*Your instructions*
After locating the line with "A publisher's backlist has 74976" in the records below, print it and every line after it exactly.

══ Exercise material ══

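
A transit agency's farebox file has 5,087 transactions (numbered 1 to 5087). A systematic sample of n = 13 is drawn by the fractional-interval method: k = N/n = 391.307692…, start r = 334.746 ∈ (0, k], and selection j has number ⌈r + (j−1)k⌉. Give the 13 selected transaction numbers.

j=1: r + 0k = 334.746 → ⌈·⌉ = 335
j=2: r + 1k = 726.053692… → ⌈·⌉ = 727
j=3: r + 2k = 1117.361384… → ⌈·⌉ = 1118
j=4: r + 3k = 1508.669076… → ⌈·⌉ = 1509
j=5: r + 4k = 1899.976769… → ⌈·⌉ = 1900
j=6: r + 5k = 2291.284461… → ⌈·⌉ = 2292
j=7: r + 6k = 2682.592153… → ⌈·⌉ = 2683
j=8: r + 7k = 3073.899846… → ⌈·⌉ = 3074
j=9: r + 8k = 3465.207538… → ⌈·⌉ = 3466
j=10: r + 9k = 3856.515230… → ⌈·⌉ = 3857
j=11: r + 10k = 4247.822923… → ⌈·⌉ = 4248
j=12: r + 11k = 4639.130615… → ⌈·⌉ = 4640
j=13: r + 12k = 5030.438307… → ⌈·⌉ = 5031

335, 727, 1118, 1509, 1900, 2292, 2683, 3074, 3466, 3857, 4248, 4640, 5031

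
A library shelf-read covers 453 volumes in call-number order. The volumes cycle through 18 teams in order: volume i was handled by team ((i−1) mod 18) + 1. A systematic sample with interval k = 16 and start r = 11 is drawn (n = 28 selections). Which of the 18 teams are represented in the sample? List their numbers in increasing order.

1, 3, 5, 7, 9, 11, 13, 15, 17

Consecutive selections differ by k = 16, so their team numbers differ by 16 mod 18 = 16.
gcd(16, 18) = 2, so the sample visits 18/2 = 9 distinct residues mod 18.
Start 11 is team 11; the teams hit are 1, 3, 5, 7, 9, 11, 13, 15, 17.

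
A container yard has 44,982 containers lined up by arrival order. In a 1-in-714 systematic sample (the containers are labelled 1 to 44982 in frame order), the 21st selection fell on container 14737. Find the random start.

457

k = 714
r = 14737 − (21−1)×714 = 14737 − 14280 = 457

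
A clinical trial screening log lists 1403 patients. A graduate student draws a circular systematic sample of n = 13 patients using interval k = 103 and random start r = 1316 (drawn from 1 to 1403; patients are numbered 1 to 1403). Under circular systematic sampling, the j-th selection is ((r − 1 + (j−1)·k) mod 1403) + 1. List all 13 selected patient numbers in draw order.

1316, 16, 119, 222, 325, 428, 531, 634, 737, 840, 943, 1046, 1149

Selection 1: 1316
Selection 2: 1316 + 103 = 1419 → 1419 − 1403 = 16
Selection 3: 16 + 103 = 119
Selection 4: 119 + 103 = 222
Selection 5: 222 + 103 = 325
Selection 6: 325 + 103 = 428
Selection 7: 428 + 103 = 531
Selection 8: 531 + 103 = 634
Selection 9: 634 + 103 = 737
Selection 10: 737 + 103 = 840
Selection 11: 840 + 103 = 943
Selection 12: 943 + 103 = 1046
Selection 13: 1046 + 103 = 1149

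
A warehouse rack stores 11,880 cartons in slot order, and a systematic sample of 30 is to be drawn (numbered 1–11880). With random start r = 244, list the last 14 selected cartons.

6580, 6976, 7372, 7768, 8164, 8560, 8956, 9352, 9748, 10144, 10540, 10936, 11332, 11728

k = N/n = 11880/30 = 396
17th selection = 244 + 16×396 = 6580
18th: 6580 + 396 = 6976
19th: 6976 + 396 = 7372
20th: 7372 + 396 = 7768
21st: 7768 + 396 = 8164
22nd: 8164 + 396 = 8560
23rd: 8560 + 396 = 8956
24th: 8956 + 396 = 9352
25th: 9352 + 396 = 9748
26th: 9748 + 396 = 10144
27th: 10144 + 396 = 10540
28th: 10540 + 396 = 10936
29th: 10936 + 396 = 11332
30th: 11332 + 396 = 11728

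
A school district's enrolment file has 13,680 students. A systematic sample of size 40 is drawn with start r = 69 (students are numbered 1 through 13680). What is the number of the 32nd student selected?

k = 13680/40 = 342
32nd selection = r + (32−1)·k = 69 + 31×342 = 69 + 10602 = 10671

10671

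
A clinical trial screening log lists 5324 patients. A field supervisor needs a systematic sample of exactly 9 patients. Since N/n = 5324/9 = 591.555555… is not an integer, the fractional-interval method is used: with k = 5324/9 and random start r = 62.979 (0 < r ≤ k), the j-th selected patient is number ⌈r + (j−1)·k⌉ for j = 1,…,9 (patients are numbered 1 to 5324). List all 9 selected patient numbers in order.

j=1: r + 0k = 62.979 → ⌈·⌉ = 63
j=2: r + 1k = 654.534555… → ⌈·⌉ = 655
j=3: r + 2k = 1246.090111… → ⌈·⌉ = 1247
j=4: r + 3k = 1837.645666… → ⌈·⌉ = 1838
j=5: r + 4k = 2429.201222… → ⌈·⌉ = 2430
j=6: r + 5k = 3020.756777… → ⌈·⌉ = 3021
j=7: r + 6k = 3612.312333… → ⌈·⌉ = 3613
j=8: r + 7k = 4203.867888… → ⌈·⌉ = 4204
j=9: r + 8k = 4795.423444… → ⌈·⌉ = 4796

63, 655, 1247, 1838, 2430, 3021, 3613, 4204, 4796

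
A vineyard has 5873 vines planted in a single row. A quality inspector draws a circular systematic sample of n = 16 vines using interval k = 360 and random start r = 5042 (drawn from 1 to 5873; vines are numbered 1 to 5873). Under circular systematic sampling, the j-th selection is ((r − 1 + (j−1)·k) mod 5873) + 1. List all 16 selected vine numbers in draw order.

5042, 5402, 5762, 249, 609, 969, 1329, 1689, 2049, 2409, 2769, 3129, 3489, 3849, 4209, 4569

Selection 1: 5042
Selection 2: 5042 + 360 = 5402
Selection 3: 5402 + 360 = 5762
Selection 4: 5762 + 360 = 6122 → 6122 − 5873 = 249
Selection 5: 249 + 360 = 609
Selection 6: 609 + 360 = 969
Selection 7: 969 + 360 = 1329
Selection 8: 1329 + 360 = 1689
Selection 9: 1689 + 360 = 2049
Selection 10: 2049 + 360 = 2409
Selection 11: 2409 + 360 = 2769
Selection 12: 2769 + 360 = 3129
Selection 13: 3129 + 360 = 3489
Selection 14: 3489 + 360 = 3849
Selection 15: 3849 + 360 = 4209
Selection 16: 4209 + 360 = 4569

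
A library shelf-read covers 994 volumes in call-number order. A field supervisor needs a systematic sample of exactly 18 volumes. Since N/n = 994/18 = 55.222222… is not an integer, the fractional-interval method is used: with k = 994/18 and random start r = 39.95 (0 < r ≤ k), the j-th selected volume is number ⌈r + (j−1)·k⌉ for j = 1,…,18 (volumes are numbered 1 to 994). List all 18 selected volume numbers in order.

j=1: r + 0k = 39.95 → ⌈·⌉ = 40
j=2: r + 1k = 95.172222… → ⌈·⌉ = 96
j=3: r + 2k = 150.394444… → ⌈·⌉ = 151
j=4: r + 3k = 205.616666… → ⌈·⌉ = 206
j=5: r + 4k = 260.838888… → ⌈·⌉ = 261
j=6: r + 5k = 316.061111… → ⌈·⌉ = 317
j=7: r + 6k = 371.283333… → ⌈·⌉ = 372
j=8: r + 7k = 426.505555… → ⌈·⌉ = 427
j=9: r + 8k = 481.727777… → ⌈·⌉ = 482
j=10: r + 9k = 536.95 → ⌈·⌉ = 537
j=11: r + 10k = 592.172222… → ⌈·⌉ = 593
j=12: r + 11k = 647.394444… → ⌈·⌉ = 648
j=13: r + 12k = 702.616666… → ⌈·⌉ = 703
j=14: r + 13k = 757.838888… → ⌈·⌉ = 758
j=15: r + 14k = 813.061111… → ⌈·⌉ = 814
j=16: r + 15k = 868.283333… → ⌈·⌉ = 869
j=17: r + 16k = 923.505555… → ⌈·⌉ = 924
j=18: r + 17k = 978.727777… → ⌈·⌉ = 979

40, 96, 151, 206, 261, 317, 372, 427, 482, 537, 593, 648, 703, 758, 814, 869, 924, 979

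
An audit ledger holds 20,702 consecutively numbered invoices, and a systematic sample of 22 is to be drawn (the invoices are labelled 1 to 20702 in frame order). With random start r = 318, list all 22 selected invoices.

318, 1259, 2200, 3141, 4082, 5023, 5964, 6905, 7846, 8787, 9728, 10669, 11610, 12551, 13492, 14433, 15374, 16315, 17256, 18197, 19138, 20079

k = N/n = 20702/22 = 941
invoice 1: 318
invoice 2: 318 + 941 = 1259
invoice 3: 1259 + 941 = 2200
invoice 4: 2200 + 941 = 3141
invoice 5: 3141 + 941 = 4082
invoice 6: 4082 + 941 = 5023
invoice 7: 5023 + 941 = 5964
invoice 8: 5964 + 941 = 6905
invoice 9: 6905 + 941 = 7846
invoice 10: 7846 + 941 = 8787
invoice 11: 8787 + 941 = 9728
invoice 12: 9728 + 941 = 10669
invoice 13: 10669 + 941 = 11610
invoice 14: 11610 + 941 = 12551
invoice 15: 12551 + 941 = 13492
invoice 16: 13492 + 941 = 14433
invoice 17: 14433 + 941 = 15374
invoice 18: 15374 + 941 = 16315
invoice 19: 16315 + 941 = 17256
invoice 20: 17256 + 941 = 18197
invoice 21: 18197 + 941 = 19138
invoice 22: 19138 + 941 = 20079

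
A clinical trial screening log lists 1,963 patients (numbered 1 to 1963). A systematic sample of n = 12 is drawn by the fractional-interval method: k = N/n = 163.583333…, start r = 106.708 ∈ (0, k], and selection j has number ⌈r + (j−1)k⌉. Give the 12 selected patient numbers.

107, 271, 434, 598, 762, 925, 1089, 1252, 1416, 1579, 1743, 1907

j=1: r + 0k = 106.708 → ⌈·⌉ = 107
j=2: r + 1k = 270.291333… → ⌈·⌉ = 271
j=3: r + 2k = 433.874666… → ⌈·⌉ = 434
j=4: r + 3k = 597.458 → ⌈·⌉ = 598
j=5: r + 4k = 761.041333… → ⌈·⌉ = 762
j=6: r + 5k = 924.624666… → ⌈·⌉ = 925
j=7: r + 6k = 1088.208 → ⌈·⌉ = 1089
j=8: r + 7k = 1251.791333… → ⌈·⌉ = 1252
j=9: r + 8k = 1415.374666… → ⌈·⌉ = 1416
j=10: r + 9k = 1578.958 → ⌈·⌉ = 1579
j=11: r + 10k = 1742.541333… → ⌈·⌉ = 1743
j=12: r + 11k = 1906.124666… → ⌈·⌉ = 1907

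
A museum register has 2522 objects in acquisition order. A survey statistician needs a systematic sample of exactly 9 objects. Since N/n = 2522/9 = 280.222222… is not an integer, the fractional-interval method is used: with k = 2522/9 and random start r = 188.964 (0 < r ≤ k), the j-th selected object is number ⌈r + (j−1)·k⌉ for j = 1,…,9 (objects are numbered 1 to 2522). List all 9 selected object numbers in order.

189, 470, 750, 1030, 1310, 1591, 1871, 2151, 2431

j=1: r + 0k = 188.964 → ⌈·⌉ = 189
j=2: r + 1k = 469.186222… → ⌈·⌉ = 470
j=3: r + 2k = 749.408444… → ⌈·⌉ = 750
j=4: r + 3k = 1029.630666… → ⌈·⌉ = 1030
j=5: r + 4k = 1309.852888… → ⌈·⌉ = 1310
j=6: r + 5k = 1590.075111… → ⌈·⌉ = 1591
j=7: r + 6k = 1870.297333… → ⌈·⌉ = 1871
j=8: r + 7k = 2150.519555… → ⌈·⌉ = 2151
j=9: r + 8k = 2430.741777… → ⌈·⌉ = 2431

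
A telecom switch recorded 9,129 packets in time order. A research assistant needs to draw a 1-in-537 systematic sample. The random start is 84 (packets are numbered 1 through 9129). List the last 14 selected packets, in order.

4th selection = 84 + 3×537 = 1695
5th: 1695 + 537 = 2232
6th: 2232 + 537 = 2769
7th: 2769 + 537 = 3306
8th: 3306 + 537 = 3843
9th: 3843 + 537 = 4380
10th: 4380 + 537 = 4917
11th: 4917 + 537 = 5454
12th: 5454 + 537 = 5991
13th: 5991 + 537 = 6528
14th: 6528 + 537 = 7065
15th: 7065 + 537 = 7602
16th: 7602 + 537 = 8139
17th: 8139 + 537 = 8676

1695, 2232, 2769, 3306, 3843, 4380, 4917, 5454, 5991, 6528, 7065, 7602, 8139, 8676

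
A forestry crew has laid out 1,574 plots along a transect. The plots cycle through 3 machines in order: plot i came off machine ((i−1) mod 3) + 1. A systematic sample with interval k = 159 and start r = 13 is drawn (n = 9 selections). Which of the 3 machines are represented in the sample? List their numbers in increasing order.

Consecutive selections differ by k = 159, so their machine numbers differ by 159 mod 3 = 0.
gcd(159, 3) = 3, so the sample visits 3/3 = 1 distinct residues mod 3.
Start 13 is machine 1; the machines hit are 1.

1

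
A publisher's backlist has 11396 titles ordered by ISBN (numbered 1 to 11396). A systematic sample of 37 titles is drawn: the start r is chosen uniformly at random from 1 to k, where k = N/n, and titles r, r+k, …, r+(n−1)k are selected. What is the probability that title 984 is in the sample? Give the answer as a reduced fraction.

1/308

k = 11396/37 = 308.
Title 984 is selected iff r ≡ 984 (mod 308); exactly one such r in {1,…,308}.
Inclusion probability = 1/308.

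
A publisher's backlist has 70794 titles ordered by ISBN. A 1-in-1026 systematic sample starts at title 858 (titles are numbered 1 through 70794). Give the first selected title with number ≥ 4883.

k = 1026
Steps past start: ⌈(4883 − 858)/1026⌉ = ⌈4025/1026⌉ = 4
Selected title: 858 + 4×1026 = 4962

4962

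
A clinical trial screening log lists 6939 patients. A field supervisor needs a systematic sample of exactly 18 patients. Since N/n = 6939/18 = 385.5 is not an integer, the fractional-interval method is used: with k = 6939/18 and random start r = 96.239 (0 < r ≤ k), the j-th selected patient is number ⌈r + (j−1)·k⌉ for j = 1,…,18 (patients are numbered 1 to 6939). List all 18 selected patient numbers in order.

97, 482, 868, 1253, 1639, 2024, 2410, 2795, 3181, 3566, 3952, 4337, 4723, 5108, 5494, 5879, 6265, 6650

j=1: r + 0k = 96.239 → ⌈·⌉ = 97
j=2: r + 1k = 481.739 → ⌈·⌉ = 482
j=3: r + 2k = 867.239 → ⌈·⌉ = 868
j=4: r + 3k = 1252.739 → ⌈·⌉ = 1253
j=5: r + 4k = 1638.239 → ⌈·⌉ = 1639
j=6: r + 5k = 2023.739 → ⌈·⌉ = 2024
j=7: r + 6k = 2409.239 → ⌈·⌉ = 2410
j=8: r + 7k = 2794.739 → ⌈·⌉ = 2795
j=9: r + 8k = 3180.239 → ⌈·⌉ = 3181
j=10: r + 9k = 3565.739 → ⌈·⌉ = 3566
j=11: r + 10k = 3951.239 → ⌈·⌉ = 3952
j=12: r + 11k = 4336.739 → ⌈·⌉ = 4337
j=13: r + 12k = 4722.239 → ⌈·⌉ = 4723
j=14: r + 13k = 5107.739 → ⌈·⌉ = 5108
j=15: r + 14k = 5493.239 → ⌈·⌉ = 5494
j=16: r + 15k = 5878.739 → ⌈·⌉ = 5879
j=17: r + 16k = 6264.239 → ⌈·⌉ = 6265
j=18: r + 17k = 6649.739 → ⌈·⌉ = 6650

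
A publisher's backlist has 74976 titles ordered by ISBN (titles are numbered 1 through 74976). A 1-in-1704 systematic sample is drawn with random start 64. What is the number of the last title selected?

k = 1704
44th selection = r + (44−1)·k = 64 + 43×1704 = 64 + 73272 = 73336

73336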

═══

*Exercise answer*
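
A publisher's backlist has 74976 titles ordered by ISBN (titles are numbered 1 through 74976). A 1-in-1704 systematic sample is drawn with random start 64. What is the number of the last title selected?

k = 1704
44th selection = r + (44−1)·k = 64 + 43×1704 = 64 + 73272 = 73336

73336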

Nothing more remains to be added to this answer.